Quote every line below exactly as it reads.
◆ ◆ ◆ ◆ ◆
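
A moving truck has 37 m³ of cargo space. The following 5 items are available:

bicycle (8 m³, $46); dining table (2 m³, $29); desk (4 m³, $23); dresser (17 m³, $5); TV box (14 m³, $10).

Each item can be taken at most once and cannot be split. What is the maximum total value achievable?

This is a 0/1 knapsack; check combinations near the capacity.
- bicycle+dining table+desk+TV box: volume 8+2+4+14=28, value 46+29+23+10=108
- bicycle+dining table+desk+dresser: volume 8+2+4+17=31, value 46+29+23+5=103
- bicycle+dining table+desk: volume 8+2+4=14, value 46+29+23=98
- bicycle+dining table+TV box: volume 8+2+14=24, value 46+29+10=85
- bicycle+dining table+dresser: volume 8+2+17=27, value 46+29+5=80
Best: $108.

$108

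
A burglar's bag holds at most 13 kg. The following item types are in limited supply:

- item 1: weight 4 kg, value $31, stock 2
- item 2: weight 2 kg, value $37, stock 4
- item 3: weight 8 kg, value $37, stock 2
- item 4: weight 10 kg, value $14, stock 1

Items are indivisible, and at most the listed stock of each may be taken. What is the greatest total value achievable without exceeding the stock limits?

$179

Best selections within weight 13 and stock limits:
- 1×item 1 + 4×item 2: weight 12, value 179
- 4×item 2: weight 8, value 148
- 1×item 1 + 3×item 2: weight 10, value 142
Best: $179.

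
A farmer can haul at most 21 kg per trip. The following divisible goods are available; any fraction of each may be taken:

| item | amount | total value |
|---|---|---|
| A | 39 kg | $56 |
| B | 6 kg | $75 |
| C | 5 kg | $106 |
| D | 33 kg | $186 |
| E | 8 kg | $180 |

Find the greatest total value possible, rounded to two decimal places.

372.27

Take in order of value per unit:
- E (180/8 per unit): all 8 → value 180, running total 180.00
- C (106/5 per unit): all 5 → value 106, running total 286.00
- B (75/6 per unit): all 6 → value 75, running total 361.00
- D (186/33 per unit): 2 of 33 → value 2×186/33 = 11.2727, running total 372.27
Total 372.27.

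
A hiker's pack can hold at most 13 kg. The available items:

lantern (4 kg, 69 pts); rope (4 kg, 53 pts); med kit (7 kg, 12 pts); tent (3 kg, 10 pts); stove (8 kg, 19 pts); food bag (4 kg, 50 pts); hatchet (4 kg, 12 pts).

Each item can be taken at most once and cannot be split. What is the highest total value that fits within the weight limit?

172 pts

Check high-value combinations within 13 kg:
- lantern+rope+food bag: weight 4+4+4=12, value 69+53+50=172
- lantern+rope+hatchet: weight 4+4+4=12, value 69+53+12=134
- lantern+rope+tent: weight 4+4+3=11, value 69+53+10=132
- lantern+food bag+hatchet: weight 4+4+4=12, value 69+50+12=131
Best: 172 pts.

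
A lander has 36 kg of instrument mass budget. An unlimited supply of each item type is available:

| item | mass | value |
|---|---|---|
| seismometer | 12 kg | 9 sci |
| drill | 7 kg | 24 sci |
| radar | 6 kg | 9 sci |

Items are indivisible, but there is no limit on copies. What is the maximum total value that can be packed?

120 sci

Best value-per-unit is drill at 24/7, and filling with it alone uses mass 5×7=35. No mix of the others beats 5×24 = 120.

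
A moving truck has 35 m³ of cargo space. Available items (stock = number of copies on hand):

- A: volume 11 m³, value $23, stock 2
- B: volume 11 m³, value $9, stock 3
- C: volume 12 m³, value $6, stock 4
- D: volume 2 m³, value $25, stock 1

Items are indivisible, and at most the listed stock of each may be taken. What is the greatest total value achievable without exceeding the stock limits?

Top feasible selections:
- 2×A + 1×B + 1×D: volume 35, value 80
- 2×A + 1×D: volume 24, value 71
- 1×A + 2×B + 1×D: volume 35, value 66
Best: $80.

$80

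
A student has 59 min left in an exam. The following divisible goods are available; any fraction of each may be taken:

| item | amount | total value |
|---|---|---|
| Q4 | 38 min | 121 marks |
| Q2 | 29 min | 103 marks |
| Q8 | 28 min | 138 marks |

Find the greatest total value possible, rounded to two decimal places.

Take in order of value per unit:
- Q8 (138/28 per unit): all 28 → value 138, running total 138.00
- Q2 (103/29 per unit): all 29 → value 103, running total 241.00
- Q4 (121/38 per unit): 2 of 38 → value 2×121/38 = 6.3684, running total 247.37
Total 247.37.

247.37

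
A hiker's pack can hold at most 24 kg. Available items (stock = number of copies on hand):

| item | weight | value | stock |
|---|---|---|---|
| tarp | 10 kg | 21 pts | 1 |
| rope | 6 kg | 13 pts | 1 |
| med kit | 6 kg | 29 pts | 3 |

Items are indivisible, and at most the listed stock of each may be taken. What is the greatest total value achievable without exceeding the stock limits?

100 pts

Top feasible selections:
- 1×rope + 3×med kit: weight 24, value 100
- 3×med kit: weight 18, value 87
Best: 100 pts.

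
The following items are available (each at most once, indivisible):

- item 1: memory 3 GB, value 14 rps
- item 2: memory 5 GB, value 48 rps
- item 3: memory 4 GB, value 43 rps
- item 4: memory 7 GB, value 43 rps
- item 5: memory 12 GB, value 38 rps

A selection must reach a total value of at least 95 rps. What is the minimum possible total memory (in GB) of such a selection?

Subsets with value ≥ 95, sorted by total memory:
- item 1+item 2+item 3: memory 12, value 105
- item 1+item 3+item 4: memory 14, value 100
- item 1+item 2+item 4: memory 15, value 105
- item 2+item 3+item 4: memory 16, value 134
Minimum memory: 12 GB.

12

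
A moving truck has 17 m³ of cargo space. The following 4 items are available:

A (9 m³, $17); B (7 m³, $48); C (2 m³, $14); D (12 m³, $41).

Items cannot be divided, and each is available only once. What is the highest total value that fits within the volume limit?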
◆ ◆ ◆ ◆ ◆
▶ Task output:
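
A moving truck has 37 m³ of cargo space. The following 5 items are available:

bicycle (8 m³, $46); dining table (2 m³, $29); desk (4 m³, $23); dresser (17 m³, $5); TV box (14 m³, $10).

Each item can be taken at most once and cannot be split. What is the maximum total value achievable?

This is a 0/1 knapsack; check combinations near the capacity.
- bicycle+dining table+desk+TV box: volume 8+2+4+14=28, value 46+29+23+10=108
- bicycle+dining table+desk+dresser: volume 8+2+4+17=31, value 46+29+23+5=103
- bicycle+dining table+desk: volume 8+2+4=14, value 46+29+23=98
- bicycle+dining table+TV box: volume 8+2+14=24, value 46+29+10=85
- bicycle+dining table+dresser: volume 8+2+17=27, value 46+29+5=80
Best: $108.

$108

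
A burglar's bag holds at most 13 kg. The following item types are in limited supply:

- item 1: weight 4 kg, value $31, stock 2
- item 2: weight 2 kg, value $37, stock 4
- item 3: weight 8 kg, value $37, stock 2
- item 4: weight 10 kg, value $14, stock 1

Items are indivisible, and at most the listed stock of each may be taken. What is the greatest total value achievable without exceeding the stock limits?

$179

Best selections within weight 13 and stock limits:
- 1×item 1 + 4×item 2: weight 12, value 179
- 4×item 2: weight 8, value 148
- 1×item 1 + 3×item 2: weight 10, value 142
Best: $179.

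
A farmer can haul at most 21 kg per trip. The following divisible goods are available; any fraction of each may be taken:

| item | amount | total value |
|---|---|---|
| A | 39 kg | $56 |
| B | 6 kg | $75 |
| C | 5 kg | $106 |
| D | 33 kg | $186 |
| E | 8 kg | $180 |

Find the greatest total value possible, rounded to two decimal places.

372.27

Take in order of value per unit:
- E (180/8 per unit): all 8 → value 180, running total 180.00
- C (106/5 per unit): all 5 → value 106, running total 286.00
- B (75/6 per unit): all 6 → value 75, running total 361.00
- D (186/33 per unit): 2 of 33 → value 2×186/33 = 11.2727, running total 372.27
Total 372.27.

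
A hiker's pack can hold at most 13 kg. The available items:

lantern (4 kg, 69 pts); rope (4 kg, 53 pts); med kit (7 kg, 12 pts); tent (3 kg, 10 pts); stove (8 kg, 19 pts); food bag (4 kg, 50 pts); hatchet (4 kg, 12 pts).

Each item can be taken at most once and cannot be split. What is the highest total value that fits within the weight limit?

172 pts

Check high-value combinations within 13 kg:
- lantern+rope+food bag: weight 4+4+4=12, value 69+53+50=172
- lantern+rope+hatchet: weight 4+4+4=12, value 69+53+12=134
- lantern+rope+tent: weight 4+4+3=11, value 69+53+10=132
- lantern+food bag+hatchet: weight 4+4+4=12, value 69+50+12=131
Best: 172 pts.

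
A lander has 36 kg of instrument mass budget. An unlimited supply of each item type is available:

| item | mass | value |
|---|---|---|
| seismometer | 12 kg | 9 sci |
| drill | 7 kg | 24 sci |
| radar | 6 kg | 9 sci |

Items are indivisible, but there is no limit on copies. What is the maximum total value that can be packed?

120 sci

Best value-per-unit is drill at 24/7, and filling with it alone uses mass 5×7=35. No mix of the others beats 5×24 = 120.

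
A moving truck has 35 m³ of cargo space. Available items (stock = number of copies on hand):

- A: volume 11 m³, value $23, stock 2
- B: volume 11 m³, value $9, stock 3
- C: volume 12 m³, value $6, stock 4
- D: volume 2 m³, value $25, stock 1

Items are indivisible, and at most the listed stock of each may be taken. What is the greatest total value achievable without exceeding the stock limits?

Top feasible selections:
- 2×A + 1×B + 1×D: volume 35, value 80
- 2×A + 1×D: volume 24, value 71
- 1×A + 2×B + 1×D: volume 35, value 66
Best: $80.

$80

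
A student has 59 min left in an exam. The following divisible goods are available; any fraction of each may be taken:

| item | amount | total value |
|---|---|---|
| Q4 | 38 min | 121 marks |
| Q2 | 29 min | 103 marks |
| Q8 | 28 min | 138 marks |

Find the greatest total value possible, rounded to two decimal places.

Take in order of value per unit:
- Q8 (138/28 per unit): all 28 → value 138, running total 138.00
- Q2 (103/29 per unit): all 29 → value 103, running total 241.00
- Q4 (121/38 per unit): 2 of 38 → value 2×121/38 = 6.3684, running total 247.37
Total 247.37.

247.37

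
A hiker's pack can hold at most 24 kg. Available items (stock = number of copies on hand):

| item | weight | value | stock |
|---|---|---|---|
| tarp | 10 kg | 21 pts | 1 |
| rope | 6 kg | 13 pts | 1 |
| med kit | 6 kg | 29 pts | 3 |

Items are indivisible, and at most the listed stock of each may be taken. What is the greatest total value achievable without exceeding the stock limits?

100 pts

Top feasible selections:
- 1×rope + 3×med kit: weight 24, value 100
- 3×med kit: weight 18, value 87
Best: 100 pts.

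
The following items are available (each at most once, indivisible):

- item 1: memory 3 GB, value 14 rps
- item 2: memory 5 GB, value 48 rps
- item 3: memory 4 GB, value 43 rps
- item 4: memory 7 GB, value 43 rps
- item 5: memory 12 GB, value 38 rps

A selection must reach a total value of at least 95 rps. What is the minimum possible total memory (in GB) of such a selection?

Subsets with value ≥ 95, sorted by total memory:
- item 1+item 2+item 3: memory 12, value 105
- item 1+item 3+item 4: memory 14, value 100
- item 1+item 2+item 4: memory 15, value 105
- item 2+item 3+item 4: memory 16, value 134
Minimum memory: 12 GB.

12

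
A moving truck has 17 m³ of cargo space. The following 4 items are available:

A (9 m³, $17); B (7 m³, $48); C (2 m³, $14); D (12 m³, $41).

Items cannot be divided, and each is available only once. What is the highest total value that fits within the volume limit?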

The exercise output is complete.